Stored items
★ ★ ★ ★ ★ ★ ★

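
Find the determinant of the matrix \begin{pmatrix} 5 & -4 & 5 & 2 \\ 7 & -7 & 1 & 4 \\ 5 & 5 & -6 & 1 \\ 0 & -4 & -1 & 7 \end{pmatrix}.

1998

Expand along row 4 (it has 1 zero):
  + (-4) · M_42   where M_42 = det([5 5 2; 7 1 4; 5 -6 1]) = 96
  − (-1) · M_43   where M_43 = det([5 -4 2; 7 -7 4; 5 5 1]) = -47
  + (7) · M_44   where M_44 = det([5 -4 5; 7 -7 1; 5 5 -6]) = 347
det = (+1)·(-4)·(96) + (-1)·(-1)·(-47) + (+1)·(7)·(347) = 1998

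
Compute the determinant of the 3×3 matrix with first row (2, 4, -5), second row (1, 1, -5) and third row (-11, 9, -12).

The determinant is 234.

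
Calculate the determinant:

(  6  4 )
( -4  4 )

det = 6·4 − 4·(-4) = 24 − (-16) = 40

40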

★ ★ ★ ★ ★ ★ ★

> **ACTIVITY**: Only an exact copy of all the data will do as the answer.

> **OUTPUT**:
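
Find the determinant of the matrix \begin{pmatrix} 5 & -4 & 5 & 2 \\ 7 & -7 & 1 & 4 \\ 5 & 5 & -6 & 1 \\ 0 & -4 & -1 & 7 \end{pmatrix}.

1998

Expand along row 4 (it has 1 zero):
  + (-4) · M_42   where M_42 = det([5 5 2; 7 1 4; 5 -6 1]) = 96
  − (-1) · M_43   where M_43 = det([5 -4 2; 7 -7 4; 5 5 1]) = -47
  + (7) · M_44   where M_44 = det([5 -4 5; 7 -7 1; 5 5 -6]) = 347
det = (+1)·(-4)·(96) + (-1)·(-1)·(-47) + (+1)·(7)·(347) = 1998

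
Compute the determinant of the 3×3 matrix with first row (2, 4, -5), second row (1, 1, -5) and third row (-11, 9, -12).

The determinant is 234.

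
Calculate the determinant:

(  6  4 )
( -4  4 )

det = 6·4 − 4·(-4) = 24 − (-16) = 40

40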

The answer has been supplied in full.